▼▼▼

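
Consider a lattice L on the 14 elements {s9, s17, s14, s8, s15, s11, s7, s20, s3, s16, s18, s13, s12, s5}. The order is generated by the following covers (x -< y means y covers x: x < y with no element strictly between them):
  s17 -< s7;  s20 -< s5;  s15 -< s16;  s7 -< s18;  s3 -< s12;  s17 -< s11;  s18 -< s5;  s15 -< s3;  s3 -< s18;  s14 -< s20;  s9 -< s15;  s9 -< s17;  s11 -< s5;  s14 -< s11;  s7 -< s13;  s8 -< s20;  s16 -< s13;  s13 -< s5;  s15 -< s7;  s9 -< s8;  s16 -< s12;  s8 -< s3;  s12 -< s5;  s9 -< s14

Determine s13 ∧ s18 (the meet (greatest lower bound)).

s7

Common lower bounds of {s13, s18}: s15, s17, s7, s9.
The greatest among these is s7.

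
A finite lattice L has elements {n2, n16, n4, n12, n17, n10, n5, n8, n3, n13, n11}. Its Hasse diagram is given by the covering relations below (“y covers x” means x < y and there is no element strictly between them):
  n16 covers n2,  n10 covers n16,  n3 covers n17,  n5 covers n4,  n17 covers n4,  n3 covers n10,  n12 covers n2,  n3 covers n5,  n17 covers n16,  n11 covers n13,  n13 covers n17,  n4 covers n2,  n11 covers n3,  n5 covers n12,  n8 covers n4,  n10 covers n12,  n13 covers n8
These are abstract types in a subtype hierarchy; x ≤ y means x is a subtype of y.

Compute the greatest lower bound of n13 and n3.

n17

Common lower bounds of {n13, n3}: n16, n17, n2, n4.
The greatest among these is n17.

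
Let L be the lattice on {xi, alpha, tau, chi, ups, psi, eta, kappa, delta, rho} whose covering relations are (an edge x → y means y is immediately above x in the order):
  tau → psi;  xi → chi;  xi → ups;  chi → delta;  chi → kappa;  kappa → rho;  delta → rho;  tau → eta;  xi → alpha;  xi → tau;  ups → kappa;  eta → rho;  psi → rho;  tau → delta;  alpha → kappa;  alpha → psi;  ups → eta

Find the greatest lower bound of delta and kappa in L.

Common lower bounds of {delta, kappa}: chi, xi.
The greatest among these is chi.

chi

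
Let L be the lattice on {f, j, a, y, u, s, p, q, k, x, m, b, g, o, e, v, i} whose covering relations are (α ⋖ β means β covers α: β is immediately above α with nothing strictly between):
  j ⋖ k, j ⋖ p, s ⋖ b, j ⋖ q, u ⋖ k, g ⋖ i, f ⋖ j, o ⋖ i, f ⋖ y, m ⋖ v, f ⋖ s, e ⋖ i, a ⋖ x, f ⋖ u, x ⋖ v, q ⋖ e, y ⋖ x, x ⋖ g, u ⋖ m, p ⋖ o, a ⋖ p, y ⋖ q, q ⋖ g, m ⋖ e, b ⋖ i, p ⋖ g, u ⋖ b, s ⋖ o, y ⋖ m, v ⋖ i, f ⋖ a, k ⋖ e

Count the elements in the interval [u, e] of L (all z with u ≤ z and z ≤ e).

4

The interval [u, e] = {e, k, m, u}, which has 4 elements.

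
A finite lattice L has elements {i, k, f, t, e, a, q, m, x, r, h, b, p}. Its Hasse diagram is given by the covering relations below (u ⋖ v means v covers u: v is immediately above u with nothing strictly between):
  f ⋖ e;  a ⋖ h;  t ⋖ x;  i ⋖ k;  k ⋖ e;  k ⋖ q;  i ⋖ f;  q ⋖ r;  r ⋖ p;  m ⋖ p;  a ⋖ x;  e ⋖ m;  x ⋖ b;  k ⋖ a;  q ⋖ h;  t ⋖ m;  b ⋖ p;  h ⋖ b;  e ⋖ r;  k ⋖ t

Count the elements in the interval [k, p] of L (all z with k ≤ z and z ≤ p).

11

The interval [k, p] = {a, b, e, h, k, m, p, q, r, t, x}, which has 11 elements.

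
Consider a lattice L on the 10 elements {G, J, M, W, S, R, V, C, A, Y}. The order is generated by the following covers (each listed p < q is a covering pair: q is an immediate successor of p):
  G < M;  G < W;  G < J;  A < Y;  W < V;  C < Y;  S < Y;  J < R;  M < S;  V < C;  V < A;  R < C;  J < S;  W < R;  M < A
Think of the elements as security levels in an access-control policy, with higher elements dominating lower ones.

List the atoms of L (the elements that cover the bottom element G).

The atoms are exactly the elements that cover G: J, M, W.

J, M, W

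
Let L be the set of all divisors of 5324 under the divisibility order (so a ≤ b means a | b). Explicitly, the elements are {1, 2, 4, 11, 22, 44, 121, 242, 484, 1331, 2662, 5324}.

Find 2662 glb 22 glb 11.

In the divisibility order, the meet is the greatest common divisor: gcd(2662, 22, 11) = 11.

11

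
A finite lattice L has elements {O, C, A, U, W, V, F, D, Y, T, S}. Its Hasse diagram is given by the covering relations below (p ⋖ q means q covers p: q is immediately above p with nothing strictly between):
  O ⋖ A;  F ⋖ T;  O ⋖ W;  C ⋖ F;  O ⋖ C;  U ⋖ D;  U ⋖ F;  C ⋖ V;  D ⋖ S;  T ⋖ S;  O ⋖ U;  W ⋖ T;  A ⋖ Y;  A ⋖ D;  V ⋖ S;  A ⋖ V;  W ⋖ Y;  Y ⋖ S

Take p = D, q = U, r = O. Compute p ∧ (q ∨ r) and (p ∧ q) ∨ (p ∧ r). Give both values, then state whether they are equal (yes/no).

U; U; yes

q ∨ r = U, so p ∧ (q ∨ r) = D ∧ U = U.
p ∧ q = U and p ∧ r = O, so (p ∧ q) ∨ (p ∧ r) = U ∨ O = U.
Equal: yes.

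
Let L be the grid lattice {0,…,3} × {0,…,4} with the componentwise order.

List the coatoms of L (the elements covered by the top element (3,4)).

The coatoms are exactly the elements covered by (3,4): (2,4), (3,3).

(2,4), (3,3)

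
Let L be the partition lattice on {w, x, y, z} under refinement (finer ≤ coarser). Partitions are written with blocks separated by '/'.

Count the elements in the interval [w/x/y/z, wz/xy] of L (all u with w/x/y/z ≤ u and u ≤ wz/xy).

The interval [w/x/y/z, wz/xy] = {w/x/y/z, w/xy/z, wz/x/y, wz/xy}, which has 4 elements.

4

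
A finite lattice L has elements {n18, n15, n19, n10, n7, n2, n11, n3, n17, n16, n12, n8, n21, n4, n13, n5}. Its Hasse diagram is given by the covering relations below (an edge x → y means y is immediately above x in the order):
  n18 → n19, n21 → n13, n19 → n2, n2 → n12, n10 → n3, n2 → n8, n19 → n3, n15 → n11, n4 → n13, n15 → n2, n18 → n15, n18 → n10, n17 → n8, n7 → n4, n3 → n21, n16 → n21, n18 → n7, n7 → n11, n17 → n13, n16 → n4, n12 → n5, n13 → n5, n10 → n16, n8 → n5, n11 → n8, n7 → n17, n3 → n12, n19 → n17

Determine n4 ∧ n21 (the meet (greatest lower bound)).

Common lower bounds of {n4, n21}: n10, n16, n18.
The greatest among these is n16.

n16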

▲▲▲

▶ WORK ITEM
Your reply should hold every line from the data that contains "immediately", copied in full.

▶ TASK OUTPUT
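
Let L be the lattice on {xi, alpha, tau, chi, ups, psi, eta, kappa, delta, rho} whose covering relations are (an edge x → y means y is immediately above x in the order):
Let L be the lattice on {f, j, a, y, u, s, p, q, k, x, m, b, g, o, e, v, i} whose covering relations are (α ⋖ β means β covers α: β is immediately above α with nothing strictly between):
A finite lattice L has elements {i, k, f, t, e, a, q, m, x, r, h, b, p}. Its Hasse diagram is given by the covering relations below (u ⋖ v means v covers u: v is immediately above u with nothing strictly between):
A finite lattice L has elements {O, C, A, U, W, V, F, D, Y, T, S}. Its Hasse diagram is given by the covering relations below (p ⋖ q means q covers p: q is immediately above p with nothing strictly between):
A finite lattice L has elements {n18, n15, n19, n10, n7, n2, n11, n3, n17, n16, n12, n8, n21, n4, n13, n5}. Its Hasse diagram is given by the covering relations below (an edge x → y means y is immediately above x in the order):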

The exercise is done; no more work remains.